### Task directions
The answer should consist solely of the lines from the first one below through the line containing "An industrial oven", copied exactly.

Stored dataset items:
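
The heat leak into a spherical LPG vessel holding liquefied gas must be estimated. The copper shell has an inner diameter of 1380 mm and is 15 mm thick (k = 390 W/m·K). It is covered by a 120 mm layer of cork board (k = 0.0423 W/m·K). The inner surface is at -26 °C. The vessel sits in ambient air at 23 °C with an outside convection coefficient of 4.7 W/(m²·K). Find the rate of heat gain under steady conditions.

Q ≈ 119 W

Each spherical layer contributes R = (1/r_i − 1/r_o)/(4πk):
R_copper shell = (1/0.69 − 1/0.705)/(4π×390) = 6.292×10^-6 K/W
R_cork board = (1/0.705 − 1/0.825)/(4π×0.0423) = 0.3881 K/W
R_outer film = 1/(h·4πr_o²) = 1/(4.7×4π×0.825²) = 0.02488 K/W
R_total = 0.413 K/W
Q = ΔT/R_total = 49/0.413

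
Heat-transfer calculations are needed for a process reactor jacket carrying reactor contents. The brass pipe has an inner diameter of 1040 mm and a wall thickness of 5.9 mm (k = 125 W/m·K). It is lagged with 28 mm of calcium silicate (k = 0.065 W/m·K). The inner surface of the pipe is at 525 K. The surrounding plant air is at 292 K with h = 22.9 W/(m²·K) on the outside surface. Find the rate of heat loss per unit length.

q′ ≈ 1670 W/m

Per-layer cylindrical resistances, series-summed:
R_brass pipe wall = ln(525.9/520)/(2π×125×1) = 1.437×10^-5 K/W
R_calcium silicate = ln(553.9/525.9)/(2π×0.065×1) = 0.127 K/W
R_outer film = 1/(h_o·2πr_oL) = 1/(22.9×2π×0.5539×1) = 0.01255 K/W
R_total = 0.1396 K/W
Q = ΔT/R_total = 233/0.1396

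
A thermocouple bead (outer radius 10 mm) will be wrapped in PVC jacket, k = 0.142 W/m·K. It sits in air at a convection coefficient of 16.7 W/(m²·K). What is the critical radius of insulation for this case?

For a sphere r_cr = 2k/h = 2×0.142/16.7
r_cr = 17 mm; since the bare radius (10 mm) is below r_cr, adding a thin layer of insulation will *increase* heat loss.

r_cr ≈ 17 mm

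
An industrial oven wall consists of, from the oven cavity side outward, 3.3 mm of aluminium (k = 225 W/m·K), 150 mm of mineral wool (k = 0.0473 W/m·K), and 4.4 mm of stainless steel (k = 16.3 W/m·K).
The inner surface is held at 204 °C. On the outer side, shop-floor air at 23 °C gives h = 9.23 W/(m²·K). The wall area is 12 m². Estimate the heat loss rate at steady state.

Using the resistance-network approach (series):
R_aluminium = L/(kA) = 0.0033/(225×12) = 1.222×10^-6 K/W
R_mineral wool = L/(kA) = 0.15/(0.0473×12) = 0.2643 K/W
R_stainless steel = L/(kA) = 0.0044/(16.3×12) = 2.249×10^-5 K/W
R_outer film = 1/(h_o·A) = 1/(9.23×12) = 0.009029 K/W
R_total = 0.2733 K/W
Q = ΔT / R_total = 181 / 0.2733

Q ≈ 662 W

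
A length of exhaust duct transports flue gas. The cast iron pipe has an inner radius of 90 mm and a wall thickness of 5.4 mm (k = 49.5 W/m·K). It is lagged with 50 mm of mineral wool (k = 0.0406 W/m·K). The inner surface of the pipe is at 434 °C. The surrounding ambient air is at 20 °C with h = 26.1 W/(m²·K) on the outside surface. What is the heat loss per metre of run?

q′ ≈ 244 W/m

Radial resistances (cylindrical: R_cond = ln(r_o/r_i)/(2πkL), R_conv = 1/(h·2πrL)):
R_cast iron pipe wall = ln(95.4/90)/(2π×49.5×1) = 1.873×10^-4 K/W
R_mineral wool = ln(145.4/95.4)/(2π×0.0406×1) = 1.652 K/W
R_outer film = 1/(h_o·2πr_oL) = 1/(26.1×2π×0.1454×1) = 0.04194 K/W
R_total = 1.694 K/W
Q = ΔT/R_total = 414/1.694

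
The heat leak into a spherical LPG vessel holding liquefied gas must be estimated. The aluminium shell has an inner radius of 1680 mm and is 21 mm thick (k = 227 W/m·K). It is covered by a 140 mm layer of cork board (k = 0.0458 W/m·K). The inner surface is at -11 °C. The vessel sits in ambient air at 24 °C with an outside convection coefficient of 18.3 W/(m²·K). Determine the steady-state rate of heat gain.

Q ≈ 443 W

For a spherical shell R = (1/r₁ − 1/r₂)/(4πk); film R = 1/(h·4πr²). In series:
R_aluminium shell = (1/1.68 − 1/1.701)/(4π×227) = 2.576×10^-6 K/W
R_cork board = (1/1.701 − 1/1.841)/(4π×0.0458) = 0.07768 K/W
R_outer film = 1/(h·4πr_o²) = 1/(18.3×4π×1.841²) = 0.001283 K/W
R_total = 0.07896 K/W
Q = ΔT/R_total = 35/0.07896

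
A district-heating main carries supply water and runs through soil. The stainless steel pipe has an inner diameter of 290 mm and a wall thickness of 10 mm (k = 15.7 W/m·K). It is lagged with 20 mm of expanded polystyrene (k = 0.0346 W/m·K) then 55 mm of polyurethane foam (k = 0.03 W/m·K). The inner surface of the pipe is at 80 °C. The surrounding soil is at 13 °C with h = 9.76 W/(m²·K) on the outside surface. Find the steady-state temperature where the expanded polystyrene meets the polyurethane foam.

T ≈ 62 °C

Treating each annulus and film as a series resistance:
R_stainless steel pipe wall = ln(155/145)/(2π×15.7×1) = 6.761×10^-4 K/W
R_expanded polystyrene = ln(175/155)/(2π×0.0346×1) = 0.5582 K/W
R_polyurethane foam = ln(230/175)/(2π×0.03×1) = 1.45 K/W
R_outer film = 1/(h_o·2πr_oL) = 1/(9.76×2π×0.23×1) = 0.0709 K/W
R_total = 2.08 K/W
Q = ΔT/R_total = 67/2.08
Q = 32.2 W/m
T_interface = T_inner − Q·ΣR(inner→interface) = 80 − 32.2×0.5589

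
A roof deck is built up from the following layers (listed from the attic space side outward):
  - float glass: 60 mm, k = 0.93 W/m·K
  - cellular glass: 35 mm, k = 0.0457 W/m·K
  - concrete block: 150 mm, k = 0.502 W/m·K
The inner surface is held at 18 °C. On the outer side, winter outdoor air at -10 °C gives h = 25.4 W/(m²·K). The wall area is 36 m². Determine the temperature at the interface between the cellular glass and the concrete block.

Thermal resistances in series:
R_float glass = L/(kA) = 0.06/(0.93×36) = 0.001792 K/W
R_cellular glass = L/(kA) = 0.035/(0.0457×36) = 0.02127 K/W
R_concrete block = L/(kA) = 0.15/(0.502×36) = 0.0083 K/W
R_outer film = 1/(h_o·A) = 1/(25.4×36) = 0.001094 K/W
R_total = 0.03246 K/W;  Q = ΔT/R_total = 28/0.03246 = 862.6 W
T_interface = T_inner − Q·ΣR(inner→interface) = 18 − 863×0.02307

T ≈ -1.9 °C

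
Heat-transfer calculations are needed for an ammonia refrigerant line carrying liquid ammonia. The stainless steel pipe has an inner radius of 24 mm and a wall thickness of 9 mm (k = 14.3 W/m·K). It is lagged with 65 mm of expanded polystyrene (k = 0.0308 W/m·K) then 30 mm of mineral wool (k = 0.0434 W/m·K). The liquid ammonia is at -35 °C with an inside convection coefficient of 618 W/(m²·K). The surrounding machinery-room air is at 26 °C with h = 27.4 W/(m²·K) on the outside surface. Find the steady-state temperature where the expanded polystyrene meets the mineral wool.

T ≈ 16.6 °C

Treating each annulus and film as a series resistance:
R_inner film = 1/(h_i·2πr₁L) = 1/(618×2π×0.024×1) = 0.01073 K/W
R_stainless steel pipe wall = ln(33/24)/(2π×14.3×1) = 0.003544 K/W
R_expanded polystyrene = ln(98/33)/(2π×0.0308×1) = 5.624 K/W
R_mineral wool = ln(128/98)/(2π×0.0434×1) = 0.9794 K/W
R_outer film = 1/(h_o·2πr_oL) = 1/(27.4×2π×0.128×1) = 0.04538 K/W
R_total = 6.663 K/W
Q = ΔT/R_total = 61/6.663
Q = 9.15 W/m
T_interface = T_inner + Q·ΣR(inner→interface) = -35 + 9.15×5.639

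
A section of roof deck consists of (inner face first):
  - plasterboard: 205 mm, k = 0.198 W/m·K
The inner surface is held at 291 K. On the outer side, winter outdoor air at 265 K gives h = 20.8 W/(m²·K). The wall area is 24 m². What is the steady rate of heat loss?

Q ≈ 576 W

Thermal resistances in series:
R_plasterboard = L/(kA) = 0.205/(0.198×24) = 0.04314 K/W
R_outer film = 1/(h_o·A) = 1/(20.8×24) = 0.002003 K/W
R_total = 0.04514 K/W
Q = ΔT / R_total = 26 / 0.04514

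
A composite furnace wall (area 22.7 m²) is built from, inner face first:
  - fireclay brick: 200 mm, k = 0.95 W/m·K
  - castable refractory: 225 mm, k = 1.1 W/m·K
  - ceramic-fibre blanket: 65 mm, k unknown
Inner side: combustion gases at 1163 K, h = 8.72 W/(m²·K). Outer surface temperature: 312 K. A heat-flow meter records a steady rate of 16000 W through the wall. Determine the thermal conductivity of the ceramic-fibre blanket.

Model the wall as resistances in series:
R_inner film = 1/(h_i·A) = 1/(8.72×22.7) = 0.005052 K/W
R_fireclay brick = L/(kA) = 0.2/(0.95×22.7) = 0.009274 K/W
R_castable refractory = L/(kA) = 0.225/(1.1×22.7) = 0.009011 K/W
Sum of known resistances R_other = 0.02334 K/W
Total R = ΔT/Q = 851/16000 = 0.05319 K/W
R_ceramic-fibre blanket = R_total − R_other = 0.02985 K/W
k = L/(R·A) = 0.065/(0.02985×22.7)

k ≈ 0.0959 W/(m·K)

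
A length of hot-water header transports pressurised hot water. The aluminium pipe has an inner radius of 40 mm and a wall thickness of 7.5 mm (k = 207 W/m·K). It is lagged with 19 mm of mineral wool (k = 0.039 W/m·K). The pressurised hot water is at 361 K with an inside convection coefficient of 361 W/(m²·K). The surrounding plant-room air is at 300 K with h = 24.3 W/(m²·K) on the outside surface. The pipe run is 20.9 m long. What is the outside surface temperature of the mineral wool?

T ≈ 304 K

Treating each annulus and film as a series resistance:
R_inner film = 1/(h_i·2πr₁L) = 1/(361×2π×0.04×20.9) = 5.274×10^-4 K/W
R_aluminium pipe wall = ln(47.5/40)/(2π×207×20.9) = 6.322×10^-6 K/W
R_mineral wool = ln(66.5/47.5)/(2π×0.039×20.9) = 0.0657 K/W
R_outer film = 1/(h_o·2πr_oL) = 1/(24.3×2π×0.0665×20.9) = 0.004712 K/W
R_total = 0.07095 K/W
Q = ΔT/R_total = 61/0.07095
Q = 860 W
T_interface = T_inner − Q·ΣR(inner→interface) = 361 − 860×0.06623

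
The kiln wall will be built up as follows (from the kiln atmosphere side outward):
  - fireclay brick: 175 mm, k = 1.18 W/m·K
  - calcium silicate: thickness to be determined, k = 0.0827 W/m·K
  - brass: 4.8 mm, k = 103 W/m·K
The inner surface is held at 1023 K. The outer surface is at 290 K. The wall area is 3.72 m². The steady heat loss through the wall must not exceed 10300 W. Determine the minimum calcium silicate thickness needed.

L ≈ 9.62 mm

Treating each layer as a thermal resistance in series:
R_fireclay brick = L/(kA) = 0.175/(1.18×3.72) = 0.03987 K/W
R_brass = L/(kA) = 0.0048/(103×3.72) = 1.253×10^-5 K/W
Sum of the known resistances R_other = 0.03988 K/W
Required total resistance R_tot = ΔT/Q_allow = 733/10300 = 0.07117 K/W
R_calcium silicate = R_tot − R_other = 0.03129 K/W
L = R·k·A = 0.03129×0.0827×3.72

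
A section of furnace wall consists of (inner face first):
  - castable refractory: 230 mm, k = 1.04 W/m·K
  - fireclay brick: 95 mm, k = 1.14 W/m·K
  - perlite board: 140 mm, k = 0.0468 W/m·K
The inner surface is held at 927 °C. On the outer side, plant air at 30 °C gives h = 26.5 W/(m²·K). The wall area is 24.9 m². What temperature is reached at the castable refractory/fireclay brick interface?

Using the resistance-network approach (series):
R_castable refractory = L/(kA) = 0.23/(1.04×24.9) = 0.008882 K/W
R_fireclay brick = L/(kA) = 0.095/(1.14×24.9) = 0.003347 K/W
R_perlite board = L/(kA) = 0.14/(0.0468×24.9) = 0.1201 K/W
R_outer film = 1/(h_o·A) = 1/(26.5×24.9) = 0.001515 K/W
R_total = 0.1339 K/W;  Q = ΔT/R_total = 897/0.1339 = 6700 W
T_interface = T_inner − Q·ΣR(inner→interface) = 927 − 6700×0.008882

T ≈ 867 °C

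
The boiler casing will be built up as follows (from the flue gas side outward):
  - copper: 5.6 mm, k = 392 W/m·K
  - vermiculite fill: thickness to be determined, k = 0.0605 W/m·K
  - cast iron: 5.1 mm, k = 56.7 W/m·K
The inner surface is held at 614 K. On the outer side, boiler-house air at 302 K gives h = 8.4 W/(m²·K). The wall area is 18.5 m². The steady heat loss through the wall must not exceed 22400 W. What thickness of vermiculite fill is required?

L ≈ 8.38 mm

Model the wall as resistances in series:
R_copper = L/(kA) = 0.0056/(392×18.5) = 7.722×10^-7 K/W
R_cast iron = L/(kA) = 0.0051/(56.7×18.5) = 4.862×10^-6 K/W
R_outer film = 1/(h_o·A) = 1/(8.4×18.5) = 0.006435 K/W
Sum of the known resistances R_other = 0.006441 K/W
Required total resistance R_tot = ΔT/Q_allow = 312/22400 = 0.01393 K/W
R_vermiculite fill = R_tot − R_other = 0.007488 K/W
L = R·k·A = 0.007488×0.0605×18.5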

### Task answer
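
The heat leak into a spherical LPG vessel holding liquefied gas must be estimated. The copper shell has an inner diameter of 1380 mm and is 15 mm thick (k = 390 W/m·K). It is covered by a 120 mm layer of cork board (k = 0.0423 W/m·K). The inner surface is at -26 °C. The vessel sits in ambient air at 23 °C with an outside convection coefficient of 4.7 W/(m²·K). Find the rate of heat gain under steady conditions.

Q ≈ 119 W

Each spherical layer contributes R = (1/r_i − 1/r_o)/(4πk):
R_copper shell = (1/0.69 − 1/0.705)/(4π×390) = 6.292×10^-6 K/W
R_cork board = (1/0.705 − 1/0.825)/(4π×0.0423) = 0.3881 K/W
R_outer film = 1/(h·4πr_o²) = 1/(4.7×4π×0.825²) = 0.02488 K/W
R_total = 0.413 K/W
Q = ΔT/R_total = 49/0.413

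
Heat-transfer calculations are needed for a process reactor jacket carrying reactor contents. The brass pipe has an inner diameter of 1040 mm and a wall thickness of 5.9 mm (k = 125 W/m·K). It is lagged with 28 mm of calcium silicate (k = 0.065 W/m·K). The inner surface of the pipe is at 525 K. The surrounding plant air is at 292 K with h = 22.9 W/(m²·K) on the outside surface. Find the rate of heat loss per unit length.

q′ ≈ 1670 W/m

Per-layer cylindrical resistances, series-summed:
R_brass pipe wall = ln(525.9/520)/(2π×125×1) = 1.437×10^-5 K/W
R_calcium silicate = ln(553.9/525.9)/(2π×0.065×1) = 0.127 K/W
R_outer film = 1/(h_o·2πr_oL) = 1/(22.9×2π×0.5539×1) = 0.01255 K/W
R_total = 0.1396 K/W
Q = ΔT/R_total = 233/0.1396

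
A thermocouple bead (outer radius 10 mm) will be wrapped in PVC jacket, k = 0.142 W/m·K. It sits in air at a convection coefficient of 16.7 W/(m²·K). What is the critical radius of insulation for this case?

For a sphere r_cr = 2k/h = 2×0.142/16.7
r_cr = 17 mm; since the bare radius (10 mm) is below r_cr, adding a thin layer of insulation will *increase* heat loss.

r_cr ≈ 17 mm

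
An industrial oven wall consists of, from the oven cavity side outward, 3.3 mm of aluminium (k = 225 W/m·K), 150 mm of mineral wool (k = 0.0473 W/m·K), and 4.4 mm of stainless steel (k = 16.3 W/m·K).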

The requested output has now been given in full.